About this exercise =
From the data underneath, reproduce exactly the stretch that begins at the line with "For a trisubstituted" and ends after the line with "of 1-amino-2-isopropylcyclohexane, which".

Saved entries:
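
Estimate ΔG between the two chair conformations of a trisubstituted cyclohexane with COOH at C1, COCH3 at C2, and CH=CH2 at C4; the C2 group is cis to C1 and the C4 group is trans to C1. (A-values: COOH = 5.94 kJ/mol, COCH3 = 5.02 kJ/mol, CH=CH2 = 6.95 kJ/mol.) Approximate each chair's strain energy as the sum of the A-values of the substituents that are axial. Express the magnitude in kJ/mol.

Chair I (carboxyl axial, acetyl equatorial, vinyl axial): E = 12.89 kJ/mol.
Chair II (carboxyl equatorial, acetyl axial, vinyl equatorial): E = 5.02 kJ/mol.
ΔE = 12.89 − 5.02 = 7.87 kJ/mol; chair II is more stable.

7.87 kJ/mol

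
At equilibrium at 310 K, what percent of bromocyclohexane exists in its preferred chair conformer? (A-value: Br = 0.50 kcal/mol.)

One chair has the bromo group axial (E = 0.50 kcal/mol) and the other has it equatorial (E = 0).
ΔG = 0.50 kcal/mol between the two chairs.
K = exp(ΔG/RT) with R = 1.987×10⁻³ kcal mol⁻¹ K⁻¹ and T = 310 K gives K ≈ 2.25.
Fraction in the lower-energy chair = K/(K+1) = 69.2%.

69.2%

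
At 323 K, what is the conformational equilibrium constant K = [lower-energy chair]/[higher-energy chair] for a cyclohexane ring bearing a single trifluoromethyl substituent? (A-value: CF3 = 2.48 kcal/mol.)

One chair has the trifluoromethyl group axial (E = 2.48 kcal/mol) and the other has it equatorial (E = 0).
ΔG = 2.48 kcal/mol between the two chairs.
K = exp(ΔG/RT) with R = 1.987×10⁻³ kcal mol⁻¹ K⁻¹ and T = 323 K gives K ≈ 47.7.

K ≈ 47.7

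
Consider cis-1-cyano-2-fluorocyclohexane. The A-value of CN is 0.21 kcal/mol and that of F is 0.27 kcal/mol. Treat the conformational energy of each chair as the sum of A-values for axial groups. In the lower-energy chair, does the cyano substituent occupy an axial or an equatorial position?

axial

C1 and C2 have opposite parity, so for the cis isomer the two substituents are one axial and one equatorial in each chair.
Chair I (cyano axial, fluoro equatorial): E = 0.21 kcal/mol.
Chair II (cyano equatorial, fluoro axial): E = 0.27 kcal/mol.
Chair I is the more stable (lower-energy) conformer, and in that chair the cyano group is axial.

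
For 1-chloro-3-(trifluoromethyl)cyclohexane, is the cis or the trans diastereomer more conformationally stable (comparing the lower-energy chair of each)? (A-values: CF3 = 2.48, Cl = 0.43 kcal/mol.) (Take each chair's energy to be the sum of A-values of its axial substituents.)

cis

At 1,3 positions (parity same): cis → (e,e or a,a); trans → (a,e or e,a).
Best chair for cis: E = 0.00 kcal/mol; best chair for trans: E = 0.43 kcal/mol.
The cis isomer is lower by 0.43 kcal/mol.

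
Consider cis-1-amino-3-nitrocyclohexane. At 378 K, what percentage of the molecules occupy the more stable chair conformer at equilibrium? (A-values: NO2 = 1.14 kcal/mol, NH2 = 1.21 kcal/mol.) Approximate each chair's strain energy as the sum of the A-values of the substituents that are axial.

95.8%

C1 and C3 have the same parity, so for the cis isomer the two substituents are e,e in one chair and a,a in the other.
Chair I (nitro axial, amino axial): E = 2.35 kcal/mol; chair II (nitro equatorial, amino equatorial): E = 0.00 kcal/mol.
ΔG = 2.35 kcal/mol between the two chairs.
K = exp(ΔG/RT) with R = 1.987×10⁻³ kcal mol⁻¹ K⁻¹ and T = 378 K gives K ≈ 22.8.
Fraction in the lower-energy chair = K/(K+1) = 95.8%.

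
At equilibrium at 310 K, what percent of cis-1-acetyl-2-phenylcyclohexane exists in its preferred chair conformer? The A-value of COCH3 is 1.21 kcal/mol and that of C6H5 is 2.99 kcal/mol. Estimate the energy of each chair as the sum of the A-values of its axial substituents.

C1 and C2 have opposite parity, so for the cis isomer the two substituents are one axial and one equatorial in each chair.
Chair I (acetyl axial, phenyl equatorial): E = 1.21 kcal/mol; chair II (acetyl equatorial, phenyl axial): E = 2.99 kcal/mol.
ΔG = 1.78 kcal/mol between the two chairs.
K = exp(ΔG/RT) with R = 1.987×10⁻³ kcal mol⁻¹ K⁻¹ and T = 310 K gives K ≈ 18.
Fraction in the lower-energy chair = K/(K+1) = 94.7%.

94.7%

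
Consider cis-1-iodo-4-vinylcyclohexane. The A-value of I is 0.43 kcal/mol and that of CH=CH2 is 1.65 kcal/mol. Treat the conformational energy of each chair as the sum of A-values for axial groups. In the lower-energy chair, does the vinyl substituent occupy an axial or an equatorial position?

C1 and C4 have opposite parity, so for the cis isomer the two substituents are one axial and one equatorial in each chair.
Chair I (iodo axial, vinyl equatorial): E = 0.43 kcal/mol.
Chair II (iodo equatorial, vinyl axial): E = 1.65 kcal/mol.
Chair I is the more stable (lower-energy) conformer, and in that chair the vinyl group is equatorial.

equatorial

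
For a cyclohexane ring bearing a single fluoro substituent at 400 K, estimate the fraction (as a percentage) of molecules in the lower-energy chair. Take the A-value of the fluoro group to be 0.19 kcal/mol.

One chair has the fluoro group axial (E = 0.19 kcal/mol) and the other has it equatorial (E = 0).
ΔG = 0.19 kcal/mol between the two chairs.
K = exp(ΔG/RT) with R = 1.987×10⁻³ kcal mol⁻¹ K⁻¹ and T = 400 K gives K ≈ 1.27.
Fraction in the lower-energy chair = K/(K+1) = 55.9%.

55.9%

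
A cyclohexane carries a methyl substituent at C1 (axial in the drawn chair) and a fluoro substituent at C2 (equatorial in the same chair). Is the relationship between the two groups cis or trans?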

...

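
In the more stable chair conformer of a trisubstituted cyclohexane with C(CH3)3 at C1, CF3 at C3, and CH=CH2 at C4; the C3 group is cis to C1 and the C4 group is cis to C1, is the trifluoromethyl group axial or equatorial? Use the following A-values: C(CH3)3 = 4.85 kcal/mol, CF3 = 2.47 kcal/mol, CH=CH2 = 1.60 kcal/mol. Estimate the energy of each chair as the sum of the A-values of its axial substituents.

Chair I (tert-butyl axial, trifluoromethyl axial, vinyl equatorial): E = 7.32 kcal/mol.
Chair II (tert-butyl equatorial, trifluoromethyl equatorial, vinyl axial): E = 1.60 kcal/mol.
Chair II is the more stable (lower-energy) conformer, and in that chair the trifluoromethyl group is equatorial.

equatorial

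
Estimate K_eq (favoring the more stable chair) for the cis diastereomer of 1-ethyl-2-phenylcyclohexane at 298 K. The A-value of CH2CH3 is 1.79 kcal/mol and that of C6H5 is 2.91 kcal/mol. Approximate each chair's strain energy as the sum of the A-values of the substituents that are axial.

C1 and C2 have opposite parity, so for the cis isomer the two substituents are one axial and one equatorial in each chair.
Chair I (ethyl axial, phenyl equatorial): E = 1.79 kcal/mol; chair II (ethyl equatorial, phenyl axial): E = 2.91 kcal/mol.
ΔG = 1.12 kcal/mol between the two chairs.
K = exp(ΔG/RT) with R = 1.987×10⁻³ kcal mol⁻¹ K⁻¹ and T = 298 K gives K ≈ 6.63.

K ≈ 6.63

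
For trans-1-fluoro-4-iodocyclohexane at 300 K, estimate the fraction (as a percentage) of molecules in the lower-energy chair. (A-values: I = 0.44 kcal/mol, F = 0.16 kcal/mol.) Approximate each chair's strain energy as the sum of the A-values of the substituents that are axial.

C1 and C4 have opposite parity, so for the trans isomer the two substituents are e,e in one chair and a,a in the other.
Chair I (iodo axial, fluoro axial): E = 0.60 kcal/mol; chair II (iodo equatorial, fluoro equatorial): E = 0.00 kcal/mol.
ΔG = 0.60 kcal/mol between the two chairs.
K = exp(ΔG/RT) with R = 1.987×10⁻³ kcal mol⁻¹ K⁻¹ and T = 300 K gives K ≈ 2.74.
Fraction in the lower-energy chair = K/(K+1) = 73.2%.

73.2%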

--

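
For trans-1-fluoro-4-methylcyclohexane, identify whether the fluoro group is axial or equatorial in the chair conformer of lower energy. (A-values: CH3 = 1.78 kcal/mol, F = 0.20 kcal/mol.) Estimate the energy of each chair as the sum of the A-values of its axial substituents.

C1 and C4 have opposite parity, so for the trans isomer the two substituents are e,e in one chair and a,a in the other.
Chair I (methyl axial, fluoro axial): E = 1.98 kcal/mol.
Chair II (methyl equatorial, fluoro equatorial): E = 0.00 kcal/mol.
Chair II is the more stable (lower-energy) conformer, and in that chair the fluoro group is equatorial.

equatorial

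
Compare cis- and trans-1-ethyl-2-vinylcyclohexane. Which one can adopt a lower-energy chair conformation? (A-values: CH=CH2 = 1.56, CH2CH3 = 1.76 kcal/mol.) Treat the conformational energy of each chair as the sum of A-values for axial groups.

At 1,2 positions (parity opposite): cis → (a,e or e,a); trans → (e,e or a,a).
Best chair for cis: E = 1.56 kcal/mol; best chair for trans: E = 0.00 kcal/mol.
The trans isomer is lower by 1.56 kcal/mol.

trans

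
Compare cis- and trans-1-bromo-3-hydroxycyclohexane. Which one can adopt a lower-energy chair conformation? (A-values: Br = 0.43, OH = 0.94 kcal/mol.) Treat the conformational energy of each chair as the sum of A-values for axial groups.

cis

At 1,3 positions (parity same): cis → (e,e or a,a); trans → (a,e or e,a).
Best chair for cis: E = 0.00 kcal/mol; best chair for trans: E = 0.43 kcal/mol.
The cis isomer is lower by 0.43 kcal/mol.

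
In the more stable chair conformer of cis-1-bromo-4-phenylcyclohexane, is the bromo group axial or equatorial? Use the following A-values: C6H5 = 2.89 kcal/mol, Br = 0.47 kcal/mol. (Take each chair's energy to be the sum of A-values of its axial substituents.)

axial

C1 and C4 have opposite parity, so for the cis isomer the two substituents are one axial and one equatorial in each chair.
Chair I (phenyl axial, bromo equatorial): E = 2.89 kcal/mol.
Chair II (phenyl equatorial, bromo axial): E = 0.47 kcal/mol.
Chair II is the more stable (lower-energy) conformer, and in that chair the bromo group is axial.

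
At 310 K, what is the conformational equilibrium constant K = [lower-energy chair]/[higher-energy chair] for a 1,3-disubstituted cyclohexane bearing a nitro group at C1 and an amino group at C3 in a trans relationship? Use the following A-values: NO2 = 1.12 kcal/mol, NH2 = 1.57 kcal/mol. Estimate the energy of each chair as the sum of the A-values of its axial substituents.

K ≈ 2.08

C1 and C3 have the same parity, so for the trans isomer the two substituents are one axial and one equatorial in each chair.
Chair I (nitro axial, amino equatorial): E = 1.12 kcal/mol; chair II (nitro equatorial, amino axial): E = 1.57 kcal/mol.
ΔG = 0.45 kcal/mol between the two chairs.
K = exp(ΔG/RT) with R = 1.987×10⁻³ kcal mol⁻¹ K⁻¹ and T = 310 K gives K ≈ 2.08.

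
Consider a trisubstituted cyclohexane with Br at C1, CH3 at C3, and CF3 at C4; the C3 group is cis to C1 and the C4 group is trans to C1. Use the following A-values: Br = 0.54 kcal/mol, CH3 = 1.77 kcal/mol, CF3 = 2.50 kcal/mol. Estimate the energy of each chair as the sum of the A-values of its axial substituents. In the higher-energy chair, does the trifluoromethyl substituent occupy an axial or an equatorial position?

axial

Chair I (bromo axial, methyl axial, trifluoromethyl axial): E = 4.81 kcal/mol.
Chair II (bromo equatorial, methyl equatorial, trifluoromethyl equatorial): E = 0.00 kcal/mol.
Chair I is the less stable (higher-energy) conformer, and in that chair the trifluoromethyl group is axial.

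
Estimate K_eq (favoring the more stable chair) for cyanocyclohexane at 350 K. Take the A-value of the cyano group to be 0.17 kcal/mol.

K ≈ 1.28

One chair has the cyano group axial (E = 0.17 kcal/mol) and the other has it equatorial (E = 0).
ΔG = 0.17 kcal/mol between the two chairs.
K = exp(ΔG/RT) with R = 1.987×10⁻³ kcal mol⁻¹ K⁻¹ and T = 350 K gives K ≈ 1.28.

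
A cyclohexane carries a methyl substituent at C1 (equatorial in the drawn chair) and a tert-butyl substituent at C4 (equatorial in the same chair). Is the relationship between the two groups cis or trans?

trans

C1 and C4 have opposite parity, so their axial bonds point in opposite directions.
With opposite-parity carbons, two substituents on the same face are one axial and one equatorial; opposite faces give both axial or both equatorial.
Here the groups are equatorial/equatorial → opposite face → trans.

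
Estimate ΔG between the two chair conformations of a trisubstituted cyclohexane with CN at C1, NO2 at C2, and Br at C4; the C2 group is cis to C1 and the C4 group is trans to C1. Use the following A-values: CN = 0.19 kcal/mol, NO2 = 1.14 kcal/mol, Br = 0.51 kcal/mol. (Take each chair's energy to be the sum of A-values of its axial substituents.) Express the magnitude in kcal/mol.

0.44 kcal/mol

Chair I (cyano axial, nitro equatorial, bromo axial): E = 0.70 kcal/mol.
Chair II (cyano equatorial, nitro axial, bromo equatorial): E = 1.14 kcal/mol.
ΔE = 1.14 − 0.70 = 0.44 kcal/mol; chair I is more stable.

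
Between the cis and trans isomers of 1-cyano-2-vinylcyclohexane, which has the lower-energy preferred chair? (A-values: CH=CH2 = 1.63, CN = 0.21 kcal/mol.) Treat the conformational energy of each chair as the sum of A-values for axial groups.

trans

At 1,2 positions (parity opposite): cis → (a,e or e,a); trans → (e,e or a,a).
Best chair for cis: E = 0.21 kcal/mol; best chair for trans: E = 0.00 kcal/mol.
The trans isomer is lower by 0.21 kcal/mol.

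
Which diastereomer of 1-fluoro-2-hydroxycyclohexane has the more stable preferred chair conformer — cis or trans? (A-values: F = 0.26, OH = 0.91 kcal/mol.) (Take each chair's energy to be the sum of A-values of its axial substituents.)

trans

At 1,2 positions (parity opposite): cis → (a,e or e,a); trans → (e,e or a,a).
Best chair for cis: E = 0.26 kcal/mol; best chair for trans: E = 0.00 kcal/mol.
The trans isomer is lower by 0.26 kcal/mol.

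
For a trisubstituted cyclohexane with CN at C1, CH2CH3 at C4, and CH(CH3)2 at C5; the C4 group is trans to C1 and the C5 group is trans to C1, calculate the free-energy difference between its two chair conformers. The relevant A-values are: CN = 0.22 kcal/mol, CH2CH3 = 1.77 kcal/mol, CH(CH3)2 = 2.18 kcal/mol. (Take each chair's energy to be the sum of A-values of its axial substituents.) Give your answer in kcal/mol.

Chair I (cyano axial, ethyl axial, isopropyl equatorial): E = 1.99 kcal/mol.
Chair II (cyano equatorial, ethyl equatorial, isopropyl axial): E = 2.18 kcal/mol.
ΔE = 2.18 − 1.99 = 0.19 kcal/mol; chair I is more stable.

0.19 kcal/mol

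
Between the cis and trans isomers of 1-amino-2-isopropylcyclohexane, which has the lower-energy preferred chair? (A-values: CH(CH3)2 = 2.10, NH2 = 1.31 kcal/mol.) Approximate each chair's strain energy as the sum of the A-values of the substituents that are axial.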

Solution to the exercise =
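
For a trisubstituted cyclohexane with CN at C1, CH2CH3 at C4, and CH(CH3)2 at C5; the C4 group is trans to C1 and the C5 group is trans to C1, calculate the free-energy difference between its two chair conformers. The relevant A-values are: CN = 0.22 kcal/mol, CH2CH3 = 1.77 kcal/mol, CH(CH3)2 = 2.18 kcal/mol. (Take each chair's energy to be the sum of A-values of its axial substituents.) Give your answer in kcal/mol.

Chair I (cyano axial, ethyl axial, isopropyl equatorial): E = 1.99 kcal/mol.
Chair II (cyano equatorial, ethyl equatorial, isopropyl axial): E = 2.18 kcal/mol.
ΔE = 2.18 − 1.99 = 0.19 kcal/mol; chair I is more stable.

0.19 kcal/mol

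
Between the cis and trans isomers of 1-amino-2-isopropylcyclohexane, which has the lower-energy preferred chair? (A-values: CH(CH3)2 = 2.10, NH2 = 1.31 kcal/mol.) Approximate each chair's strain energy as the sum of the A-values of the substituents that are axial.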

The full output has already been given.